WORK TO COMPLETE ▸ All the entries that follow must be written out again exactly.

---+---

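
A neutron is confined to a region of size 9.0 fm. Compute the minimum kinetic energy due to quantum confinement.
63.954 keV

Using the uncertainty principle:

1. Position uncertainty: Δx ≈ 9.000e-15 m
2. Minimum momentum uncertainty: Δp = ℏ/(2Δx) = 5.859e-21 kg·m/s
3. Minimum kinetic energy:
   KE = (Δp)²/(2m) = (5.859e-21)²/(2 × 1.675e-27 kg)
   KE = 1.025e-14 J = 63.954 keV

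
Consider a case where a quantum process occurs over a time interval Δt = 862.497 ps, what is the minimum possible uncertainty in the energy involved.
381.573 neV

Using the energy-time uncertainty principle:
ΔEΔt ≥ ℏ/2

The minimum uncertainty in energy is:
ΔE_min = ℏ/(2Δt)
ΔE_min = (1.055e-34 J·s) / (2 × 8.625e-10 s)
ΔE_min = 6.113e-26 J = 381.573 neV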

---+---

ANSWER TO THE PROBLEM ▸
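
A neutron is confined to a region of size 9.0 fm. Compute the minimum kinetic energy due to quantum confinement.
63.954 keV

Using the uncertainty principle:

1. Position uncertainty: Δx ≈ 9.000e-15 m
2. Minimum momentum uncertainty: Δp = ℏ/(2Δx) = 5.859e-21 kg·m/s
3. Minimum kinetic energy:
   KE = (Δp)²/(2m) = (5.859e-21)²/(2 × 1.675e-27 kg)
   KE = 1.025e-14 J = 63.954 keV

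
Consider a case where a quantum process occurs over a time interval Δt = 862.497 ps, what is the minimum possible uncertainty in the energy involved.
381.573 neV

Using the energy-time uncertainty principle:
ΔEΔt ≥ ℏ/2

The minimum uncertainty in energy is:
ΔE_min = ℏ/(2Δt)
ΔE_min = (1.055e-34 J·s) / (2 × 8.625e-10 s)
ΔE_min = 6.113e-26 J = 381.573 neV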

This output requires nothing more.